§ Stored data entries
□ □ □ □ □ □ □

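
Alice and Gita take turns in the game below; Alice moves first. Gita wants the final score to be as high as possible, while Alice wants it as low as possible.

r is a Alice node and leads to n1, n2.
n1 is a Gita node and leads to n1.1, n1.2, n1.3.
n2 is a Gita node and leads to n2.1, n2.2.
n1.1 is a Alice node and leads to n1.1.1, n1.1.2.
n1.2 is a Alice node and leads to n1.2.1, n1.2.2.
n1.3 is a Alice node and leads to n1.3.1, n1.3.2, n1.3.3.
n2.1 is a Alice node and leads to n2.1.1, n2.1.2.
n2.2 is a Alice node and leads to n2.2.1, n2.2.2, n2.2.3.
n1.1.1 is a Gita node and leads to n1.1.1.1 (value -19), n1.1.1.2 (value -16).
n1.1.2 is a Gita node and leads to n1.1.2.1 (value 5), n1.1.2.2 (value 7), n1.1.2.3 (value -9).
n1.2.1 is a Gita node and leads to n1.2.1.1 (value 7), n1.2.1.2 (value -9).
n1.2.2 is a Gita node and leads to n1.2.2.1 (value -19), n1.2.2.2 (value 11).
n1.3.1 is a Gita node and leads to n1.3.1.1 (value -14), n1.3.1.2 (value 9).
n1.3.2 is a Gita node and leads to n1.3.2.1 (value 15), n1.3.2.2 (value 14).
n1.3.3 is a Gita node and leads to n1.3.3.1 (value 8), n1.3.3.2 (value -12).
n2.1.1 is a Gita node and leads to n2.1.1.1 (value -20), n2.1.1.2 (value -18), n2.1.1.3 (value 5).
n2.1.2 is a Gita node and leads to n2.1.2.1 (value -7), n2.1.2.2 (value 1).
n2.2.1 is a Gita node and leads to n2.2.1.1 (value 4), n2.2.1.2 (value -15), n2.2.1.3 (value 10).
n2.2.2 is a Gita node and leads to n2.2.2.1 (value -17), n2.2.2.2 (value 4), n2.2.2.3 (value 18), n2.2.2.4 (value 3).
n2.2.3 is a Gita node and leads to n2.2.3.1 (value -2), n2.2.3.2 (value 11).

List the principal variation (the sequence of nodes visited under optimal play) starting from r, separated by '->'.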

□ □ □ □ □ □ □

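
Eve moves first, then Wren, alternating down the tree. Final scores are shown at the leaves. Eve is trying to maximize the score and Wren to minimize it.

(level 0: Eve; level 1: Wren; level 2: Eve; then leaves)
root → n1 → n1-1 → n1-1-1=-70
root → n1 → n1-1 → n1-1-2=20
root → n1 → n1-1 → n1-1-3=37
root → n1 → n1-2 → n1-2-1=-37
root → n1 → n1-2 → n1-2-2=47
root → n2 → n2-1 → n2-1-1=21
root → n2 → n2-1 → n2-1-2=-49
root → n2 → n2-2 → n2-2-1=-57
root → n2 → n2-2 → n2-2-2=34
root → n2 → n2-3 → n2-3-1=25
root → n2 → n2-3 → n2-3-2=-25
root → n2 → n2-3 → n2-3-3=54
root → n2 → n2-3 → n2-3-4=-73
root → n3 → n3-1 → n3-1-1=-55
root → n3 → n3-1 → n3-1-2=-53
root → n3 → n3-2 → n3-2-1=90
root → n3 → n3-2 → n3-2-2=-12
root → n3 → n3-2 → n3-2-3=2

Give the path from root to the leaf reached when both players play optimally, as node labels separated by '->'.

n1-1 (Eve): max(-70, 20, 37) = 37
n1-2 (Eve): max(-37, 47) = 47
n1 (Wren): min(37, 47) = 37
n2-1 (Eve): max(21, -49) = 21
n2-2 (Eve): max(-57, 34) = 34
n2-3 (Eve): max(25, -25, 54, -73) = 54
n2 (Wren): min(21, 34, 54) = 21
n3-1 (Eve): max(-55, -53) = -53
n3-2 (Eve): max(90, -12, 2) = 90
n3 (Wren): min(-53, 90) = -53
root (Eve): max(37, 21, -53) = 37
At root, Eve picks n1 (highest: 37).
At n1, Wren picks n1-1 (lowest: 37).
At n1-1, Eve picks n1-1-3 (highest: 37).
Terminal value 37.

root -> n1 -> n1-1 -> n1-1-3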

□ □ □ □ □ □ □

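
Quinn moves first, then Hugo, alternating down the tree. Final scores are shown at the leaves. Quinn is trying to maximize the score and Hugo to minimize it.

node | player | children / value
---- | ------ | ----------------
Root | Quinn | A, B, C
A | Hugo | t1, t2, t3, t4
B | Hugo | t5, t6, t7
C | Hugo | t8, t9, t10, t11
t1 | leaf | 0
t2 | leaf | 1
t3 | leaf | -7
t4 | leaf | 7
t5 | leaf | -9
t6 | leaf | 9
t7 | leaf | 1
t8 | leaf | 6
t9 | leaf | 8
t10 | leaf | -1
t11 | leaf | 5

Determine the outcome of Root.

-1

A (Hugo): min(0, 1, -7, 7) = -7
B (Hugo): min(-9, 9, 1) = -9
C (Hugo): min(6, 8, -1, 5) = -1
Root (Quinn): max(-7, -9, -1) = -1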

□ □ □ □ □ □ □

§ BRIEF
Of all the entries above, repeat only the lines from the line that has "Alice and Gita" to the line that has "n1 is a Gita", both lines included, exactly.

§ RESULT OF THIS EXERCISE
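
Alice and Gita take turns in the game below; Alice moves first. Gita wants the final score to be as high as possible, while Alice wants it as low as possible.

r is a Alice node and leads to n1, n2.
n1 is a Gita node and leads to n1.1, n1.2, n1.3.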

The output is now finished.